■ What you should do: Repeat all the data word for word.

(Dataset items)
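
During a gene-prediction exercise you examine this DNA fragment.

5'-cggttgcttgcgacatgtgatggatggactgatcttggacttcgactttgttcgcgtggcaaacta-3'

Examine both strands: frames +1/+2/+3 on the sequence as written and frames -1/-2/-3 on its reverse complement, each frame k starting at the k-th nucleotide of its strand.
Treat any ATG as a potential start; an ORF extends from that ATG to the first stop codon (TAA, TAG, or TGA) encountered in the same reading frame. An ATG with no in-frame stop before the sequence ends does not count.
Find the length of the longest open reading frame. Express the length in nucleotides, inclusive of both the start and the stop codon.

9

Reverse complement (5'→3'): TAGTTTGCCACGCGAACAAAGTCGAAGTCCAAGATCAGTCCATCCATCACATGTCGCAAGCAACCG
Frame +1: CGG TTG CTT GCG ACA TGT GAT GGA TGG ACT GAT CTT GGA CTT CGA CTT TGT TCG CGT GGC AAA CTA — no ATG→stop ORF.
Frame +2: GGT TGC TTG CGA CAT GTG ATG GAT GGA CTG ATC TTG GAC TTC GAC TTT GTT CGC GTG GCA AAC — no ATG→stop ORF.
Frame +3: GTT GCT TGC GAC ATG TGA TGG ATG GAC TGA TCT TGG ACT TCG ACT TTG TTC GCG TGG CAA ACT — ATG at 15, stop TGA at 18 → 6 nt; ATG at 24, stop TGA at 30 → 9 nt.
Frame -1: TAG TTT GCC ACG CGA ACA AAG TCG AAG TCC AAG ATC AGT CCA TCC ATC ACA TGT CGC AAG CAA CCG — no ATG→stop ORF.
Frame -2: AGT TTG CCA CGC GAA CAA AGT CGA AGT CCA AGA TCA GTC CAT CCA TCA CAT GTC GCA AGC AAC — no ATG→stop ORF.
Frame -3: GTT TGC CAC GCG AAC AAA GTC GAA GTC CAA GAT CAG TCC ATC CAT CAC ATG TCG CAA GCA ACC — no ATG→stop ORF.
Longest: frame +3, positions 24–32, 9 nt = 3 codons = 2 aa. → 9 nucleotides.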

■ Solution for this problem:
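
During a gene-prediction exercise you examine this DNA fragment.

5'-cggttgcttgcgacatgtgatggatggactgatcttggacttcgactttgttcgcgtggcaaacta-3'

Examine both strands: frames +1/+2/+3 on the sequence as written and frames -1/-2/-3 on its reverse complement, each frame k starting at the k-th nucleotide of its strand.
Treat any ATG as a potential start; an ORF extends from that ATG to the first stop codon (TAA, TAG, or TGA) encountered in the same reading frame. An ATG with no in-frame stop before the sequence ends does not count.
Find the length of the longest open reading frame. Express the length in nucleotides, inclusive of both the start and the stop codon.

9

Reverse complement (5'→3'): TAGTTTGCCACGCGAACAAAGTCGAAGTCCAAGATCAGTCCATCCATCACATGTCGCAAGCAACCG
Frame +1: CGG TTG CTT GCG ACA TGT GAT GGA TGG ACT GAT CTT GGA CTT CGA CTT TGT TCG CGT GGC AAA CTA — no ATG→stop ORF.
Frame +2: GGT TGC TTG CGA CAT GTG ATG GAT GGA CTG ATC TTG GAC TTC GAC TTT GTT CGC GTG GCA AAC — no ATG→stop ORF.
Frame +3: GTT GCT TGC GAC ATG TGA TGG ATG GAC TGA TCT TGG ACT TCG ACT TTG TTC GCG TGG CAA ACT — ATG at 15, stop TGA at 18 → 6 nt; ATG at 24, stop TGA at 30 → 9 nt.
Frame -1: TAG TTT GCC ACG CGA ACA AAG TCG AAG TCC AAG ATC AGT CCA TCC ATC ACA TGT CGC AAG CAA CCG — no ATG→stop ORF.
Frame -2: AGT TTG CCA CGC GAA CAA AGT CGA AGT CCA AGA TCA GTC CAT CCA TCA CAT GTC GCA AGC AAC — no ATG→stop ORF.
Frame -3: GTT TGC CAC GCG AAC AAA GTC GAA GTC CAA GAT CAG TCC ATC CAT CAC ATG TCG CAA GCA ACC — no ATG→stop ORF.
Longest: frame +3, positions 24–32, 9 nt = 3 codons = 2 aa. → 9 nucleotides.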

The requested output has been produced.